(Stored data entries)
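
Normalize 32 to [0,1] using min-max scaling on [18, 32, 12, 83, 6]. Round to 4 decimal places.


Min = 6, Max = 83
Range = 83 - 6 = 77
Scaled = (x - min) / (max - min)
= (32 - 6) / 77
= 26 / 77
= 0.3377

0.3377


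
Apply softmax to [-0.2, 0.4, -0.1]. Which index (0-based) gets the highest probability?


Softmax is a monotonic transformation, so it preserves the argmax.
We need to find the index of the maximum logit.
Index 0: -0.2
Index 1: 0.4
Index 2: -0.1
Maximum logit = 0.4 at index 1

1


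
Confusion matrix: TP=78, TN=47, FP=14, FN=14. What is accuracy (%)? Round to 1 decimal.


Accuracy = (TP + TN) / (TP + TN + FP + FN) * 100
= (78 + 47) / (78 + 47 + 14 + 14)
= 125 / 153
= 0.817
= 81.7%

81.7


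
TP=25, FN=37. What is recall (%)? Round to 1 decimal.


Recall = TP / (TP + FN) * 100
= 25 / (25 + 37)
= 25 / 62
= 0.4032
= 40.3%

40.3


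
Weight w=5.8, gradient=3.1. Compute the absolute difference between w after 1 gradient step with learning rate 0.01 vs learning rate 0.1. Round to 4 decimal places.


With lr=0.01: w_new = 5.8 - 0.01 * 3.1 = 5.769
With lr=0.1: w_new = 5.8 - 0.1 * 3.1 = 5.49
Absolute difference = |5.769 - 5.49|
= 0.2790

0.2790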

**GOAL OF THE EXERCISE**
Each record is to be given again in full, exactly as it reads.

**SOLUTION TO THE EXERCISE**
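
Normalize 32 to [0,1] using min-max scaling on [18, 32, 12, 83, 6]. Round to 4 decimal places.


Min = 6, Max = 83
Range = 83 - 6 = 77
Scaled = (x - min) / (max - min)
= (32 - 6) / 77
= 26 / 77
= 0.3377

0.3377


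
Apply softmax to [-0.2, 0.4, -0.1]. Which index (0-based) gets the highest probability?


Softmax is a monotonic transformation, so it preserves the argmax.
We need to find the index of the maximum logit.
Index 0: -0.2
Index 1: 0.4
Index 2: -0.1
Maximum logit = 0.4 at index 1

1


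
Confusion matrix: TP=78, TN=47, FP=14, FN=14. What is accuracy (%)? Round to 1 decimal.


Accuracy = (TP + TN) / (TP + TN + FP + FN) * 100
= (78 + 47) / (78 + 47 + 14 + 14)
= 125 / 153
= 0.817
= 81.7%

81.7


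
TP=25, FN=37. What is recall (%)? Round to 1 decimal.


Recall = TP / (TP + FN) * 100
= 25 / (25 + 37)
= 25 / 62
= 0.4032
= 40.3%

40.3


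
Weight w=5.8, gradient=3.1. Compute the absolute difference between w after 1 gradient step with learning rate 0.01 vs learning rate 0.1. Round to 4 decimal places.


With lr=0.01: w_new = 5.8 - 0.01 * 3.1 = 5.769
With lr=0.1: w_new = 5.8 - 0.1 * 3.1 = 5.49
Absolute difference = |5.769 - 5.49|
= 0.2790

0.2790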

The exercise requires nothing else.